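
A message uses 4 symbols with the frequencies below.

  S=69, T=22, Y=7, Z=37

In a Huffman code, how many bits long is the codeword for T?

3

Build the tree from the bottom:
combine Y(7), T(22) → 29
combine 29, Z(37) → 66
combine 66, S(69) → 135
T's leaf is at depth 3, giving a 3-bit codeword.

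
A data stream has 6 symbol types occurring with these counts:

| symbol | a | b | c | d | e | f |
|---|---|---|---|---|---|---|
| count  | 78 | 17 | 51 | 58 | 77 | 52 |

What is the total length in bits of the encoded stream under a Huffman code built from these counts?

Greedily combine the two least-frequent nodes:
merge b(17) and c(51): 68
merge f(52) and d(58): 110
merge 68 and e(77): 145
merge a(78) and 110: 188
merge 145 and 188: 333
Each symbol's bit-cost is frequency × depth; summing gives 844 bits (equivalently 68 + 110 + 145 + 188 + 333).

844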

★ ★ ★ ★ ★

-- What the task requires --
Everything in the data above should be set down again precisely.

-- Finished task --
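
A message uses 4 symbols with the frequencies below.

  S=69, T=22, Y=7, Z=37

In a Huffman code, how many bits long is the codeword for T?

3

Build the tree from the bottom:
combine Y(7), T(22) → 29
combine 29, Z(37) → 66
combine 66, S(69) → 135
T's leaf is at depth 3, giving a 3-bit codeword.

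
A data stream has 6 symbol types occurring with these counts:

| symbol | a | b | c | d | e | f |
|---|---|---|---|---|---|---|
| count  | 78 | 17 | 51 | 58 | 77 | 52 |

What is the total length in bits of the encoded stream under a Huffman code built from these counts?

Greedily combine the two least-frequent nodes:
merge b(17) and c(51): 68
merge f(52) and d(58): 110
merge 68 and e(77): 145
merge a(78) and 110: 188
merge 145 and 188: 333
Each symbol's bit-cost is frequency × depth; summing gives 844 bits (equivalently 68 + 110 + 145 + 188 + 333).

844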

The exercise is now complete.